> _YOUR INSTRUCTIONS_
Give all of the records again. Match them exactly.

:: DATASET RECORDS ::

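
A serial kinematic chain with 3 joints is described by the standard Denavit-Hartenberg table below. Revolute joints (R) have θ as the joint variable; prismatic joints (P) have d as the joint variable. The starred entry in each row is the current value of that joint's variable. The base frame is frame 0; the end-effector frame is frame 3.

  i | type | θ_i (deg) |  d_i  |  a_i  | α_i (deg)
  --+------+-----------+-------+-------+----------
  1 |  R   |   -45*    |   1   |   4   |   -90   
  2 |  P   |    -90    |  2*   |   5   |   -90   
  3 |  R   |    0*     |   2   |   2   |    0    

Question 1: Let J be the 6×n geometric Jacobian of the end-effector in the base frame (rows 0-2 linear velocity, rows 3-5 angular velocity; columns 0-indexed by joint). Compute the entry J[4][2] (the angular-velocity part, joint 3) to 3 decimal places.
axis z_2 = (0.7071,-0.7071,-0.0000); lever o_n−o_2 = (1.4142,-1.4142,2.0000)
cross product → J_v[:, 2] = (-1.4142,-1.4142,-0.0000)
J_ω[:, 2] = z_2
entry J[4][2] = -0.7071

-0.707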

:::

> _EXPECTED OUTPUT_
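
A serial kinematic chain with 3 joints is described by the standard Denavit-Hartenberg table below. Revolute joints (R) have θ as the joint variable; prismatic joints (P) have d as the joint variable. The starred entry in each row is the current value of that joint's variable. The base frame is frame 0; the end-effector frame is frame 3.

  i | type | θ_i (deg) |  d_i  |  a_i  | α_i (deg)
  --+------+-----------+-------+-------+----------
  1 |  R   |   -45*    |   1   |   4   |   -90   
  2 |  P   |    -90    |  2*   |   5   |   -90   
  3 |  R   |    0*     |   2   |   2   |    0    

Question 1: Let J be the 6×n geometric Jacobian of the end-effector in the base frame (rows 0-2 linear velocity, rows 3-5 angular velocity; columns 0-indexed by joint). Compute the entry J[4][2] (the angular-velocity part, joint 3) to 3 decimal places.
axis z_2 = (0.7071,-0.7071,-0.0000); lever o_n−o_2 = (1.4142,-1.4142,2.0000)
cross product → J_v[:, 2] = (-1.4142,-1.4142,-0.0000)
J_ω[:, 2] = z_2
entry J[4][2] = -0.7071

-0.707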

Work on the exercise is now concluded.